- **WHAT TO DO**
With both ends included, transcribe exactly the records below from their first line to the line that contains "CCS semantics: a.R".

- **PROVIDED MATERIAL**
Start of Block

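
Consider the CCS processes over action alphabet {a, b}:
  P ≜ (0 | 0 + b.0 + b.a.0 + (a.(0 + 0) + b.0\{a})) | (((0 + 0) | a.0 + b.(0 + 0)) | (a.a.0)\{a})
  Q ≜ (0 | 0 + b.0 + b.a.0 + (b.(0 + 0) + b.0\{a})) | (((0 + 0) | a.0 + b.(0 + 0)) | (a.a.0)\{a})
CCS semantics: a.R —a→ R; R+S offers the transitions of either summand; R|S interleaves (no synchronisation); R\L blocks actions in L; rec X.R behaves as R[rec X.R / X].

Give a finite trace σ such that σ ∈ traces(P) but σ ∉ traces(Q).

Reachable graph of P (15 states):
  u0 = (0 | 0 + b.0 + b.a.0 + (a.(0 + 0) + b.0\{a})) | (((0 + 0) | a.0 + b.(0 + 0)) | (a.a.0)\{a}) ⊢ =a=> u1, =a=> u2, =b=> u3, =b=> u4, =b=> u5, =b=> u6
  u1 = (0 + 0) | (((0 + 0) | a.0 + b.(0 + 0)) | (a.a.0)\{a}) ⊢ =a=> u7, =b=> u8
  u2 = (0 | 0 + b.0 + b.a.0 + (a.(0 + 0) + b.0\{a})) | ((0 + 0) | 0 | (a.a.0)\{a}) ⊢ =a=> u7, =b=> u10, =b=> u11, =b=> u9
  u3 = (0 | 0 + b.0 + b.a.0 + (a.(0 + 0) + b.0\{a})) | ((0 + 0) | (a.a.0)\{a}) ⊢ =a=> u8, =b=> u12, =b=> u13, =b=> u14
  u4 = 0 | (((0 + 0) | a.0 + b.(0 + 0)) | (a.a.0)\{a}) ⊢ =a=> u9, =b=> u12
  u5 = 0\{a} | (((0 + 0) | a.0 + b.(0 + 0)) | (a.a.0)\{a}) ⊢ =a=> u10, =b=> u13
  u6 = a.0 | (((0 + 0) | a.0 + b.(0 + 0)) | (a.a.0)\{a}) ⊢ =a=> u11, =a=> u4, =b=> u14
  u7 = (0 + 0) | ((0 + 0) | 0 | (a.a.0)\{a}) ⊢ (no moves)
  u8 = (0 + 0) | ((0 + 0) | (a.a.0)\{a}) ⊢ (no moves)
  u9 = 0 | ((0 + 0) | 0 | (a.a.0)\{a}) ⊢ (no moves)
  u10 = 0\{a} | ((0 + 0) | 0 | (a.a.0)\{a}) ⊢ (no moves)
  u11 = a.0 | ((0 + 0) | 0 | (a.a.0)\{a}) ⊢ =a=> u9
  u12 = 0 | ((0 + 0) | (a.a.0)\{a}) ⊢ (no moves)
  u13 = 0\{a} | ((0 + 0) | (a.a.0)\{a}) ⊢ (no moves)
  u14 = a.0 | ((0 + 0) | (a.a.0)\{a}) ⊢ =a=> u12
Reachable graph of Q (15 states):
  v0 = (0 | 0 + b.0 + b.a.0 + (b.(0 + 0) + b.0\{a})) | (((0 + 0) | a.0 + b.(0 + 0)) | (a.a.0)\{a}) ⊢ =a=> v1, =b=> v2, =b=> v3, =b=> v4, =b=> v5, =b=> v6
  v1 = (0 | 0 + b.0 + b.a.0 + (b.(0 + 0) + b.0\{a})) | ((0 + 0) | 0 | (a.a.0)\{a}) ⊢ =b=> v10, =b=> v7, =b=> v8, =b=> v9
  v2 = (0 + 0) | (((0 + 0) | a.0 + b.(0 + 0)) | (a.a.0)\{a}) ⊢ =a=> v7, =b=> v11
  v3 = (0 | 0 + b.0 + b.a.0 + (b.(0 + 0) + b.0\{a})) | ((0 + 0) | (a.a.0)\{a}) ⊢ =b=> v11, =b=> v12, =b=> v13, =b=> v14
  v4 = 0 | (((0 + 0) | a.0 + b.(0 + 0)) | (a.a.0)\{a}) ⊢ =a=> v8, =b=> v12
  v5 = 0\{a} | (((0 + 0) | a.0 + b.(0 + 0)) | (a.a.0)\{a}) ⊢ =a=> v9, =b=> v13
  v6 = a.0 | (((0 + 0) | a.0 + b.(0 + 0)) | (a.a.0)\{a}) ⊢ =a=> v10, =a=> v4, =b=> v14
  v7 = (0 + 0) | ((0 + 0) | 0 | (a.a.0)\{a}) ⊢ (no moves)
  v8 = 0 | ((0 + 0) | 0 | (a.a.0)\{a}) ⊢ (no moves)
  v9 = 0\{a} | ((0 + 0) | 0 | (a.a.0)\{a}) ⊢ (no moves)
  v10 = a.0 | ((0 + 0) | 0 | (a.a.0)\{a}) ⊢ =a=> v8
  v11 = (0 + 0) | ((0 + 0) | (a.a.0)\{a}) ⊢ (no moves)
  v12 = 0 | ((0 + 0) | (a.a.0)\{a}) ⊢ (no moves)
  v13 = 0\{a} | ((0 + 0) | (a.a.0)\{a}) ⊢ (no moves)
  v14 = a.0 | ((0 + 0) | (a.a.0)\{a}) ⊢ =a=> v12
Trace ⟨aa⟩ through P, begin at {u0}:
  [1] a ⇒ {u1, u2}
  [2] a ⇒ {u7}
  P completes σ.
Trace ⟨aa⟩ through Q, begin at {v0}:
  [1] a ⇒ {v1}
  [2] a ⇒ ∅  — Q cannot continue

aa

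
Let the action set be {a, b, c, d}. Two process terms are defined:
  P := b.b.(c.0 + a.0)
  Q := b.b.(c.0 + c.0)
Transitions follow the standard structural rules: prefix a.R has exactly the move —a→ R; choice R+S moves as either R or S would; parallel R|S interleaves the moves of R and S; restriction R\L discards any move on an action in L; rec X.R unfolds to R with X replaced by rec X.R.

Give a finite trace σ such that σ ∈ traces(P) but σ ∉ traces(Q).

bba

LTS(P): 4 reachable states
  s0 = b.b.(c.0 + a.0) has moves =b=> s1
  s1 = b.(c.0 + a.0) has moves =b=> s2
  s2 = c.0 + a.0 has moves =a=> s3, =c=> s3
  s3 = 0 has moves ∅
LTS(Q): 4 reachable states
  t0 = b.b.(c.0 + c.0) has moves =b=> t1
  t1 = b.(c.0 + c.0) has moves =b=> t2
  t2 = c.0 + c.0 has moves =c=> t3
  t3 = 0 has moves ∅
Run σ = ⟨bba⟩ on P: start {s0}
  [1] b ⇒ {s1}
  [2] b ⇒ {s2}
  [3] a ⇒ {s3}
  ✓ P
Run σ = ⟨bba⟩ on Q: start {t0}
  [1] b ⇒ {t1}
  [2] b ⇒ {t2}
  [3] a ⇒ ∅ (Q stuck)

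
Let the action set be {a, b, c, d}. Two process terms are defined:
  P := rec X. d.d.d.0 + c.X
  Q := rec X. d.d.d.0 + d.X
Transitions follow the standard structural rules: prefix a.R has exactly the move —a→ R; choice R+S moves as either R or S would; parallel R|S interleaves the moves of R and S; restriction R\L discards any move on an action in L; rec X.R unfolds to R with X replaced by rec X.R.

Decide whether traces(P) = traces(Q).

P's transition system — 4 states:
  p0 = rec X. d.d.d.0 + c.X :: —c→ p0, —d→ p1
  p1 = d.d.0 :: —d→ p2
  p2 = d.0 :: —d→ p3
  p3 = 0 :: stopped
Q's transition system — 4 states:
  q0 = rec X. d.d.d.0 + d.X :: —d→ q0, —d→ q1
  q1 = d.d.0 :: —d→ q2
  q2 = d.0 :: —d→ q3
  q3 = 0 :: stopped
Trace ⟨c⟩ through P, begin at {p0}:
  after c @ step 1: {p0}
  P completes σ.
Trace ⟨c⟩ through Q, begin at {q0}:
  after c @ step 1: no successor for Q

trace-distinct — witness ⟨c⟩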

End of Block

- **FINAL ANSWER**
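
Consider the CCS processes over action alphabet {a, b}:
  P ≜ (0 | 0 + b.0 + b.a.0 + (a.(0 + 0) + b.0\{a})) | (((0 + 0) | a.0 + b.(0 + 0)) | (a.a.0)\{a})
  Q ≜ (0 | 0 + b.0 + b.a.0 + (b.(0 + 0) + b.0\{a})) | (((0 + 0) | a.0 + b.(0 + 0)) | (a.a.0)\{a})
CCS semantics: a.R —a→ R; R+S offers the transitions of either summand; R|S interleaves (no synchronisation); R\L blocks actions in L; rec X.R behaves as R[rec X.R / X].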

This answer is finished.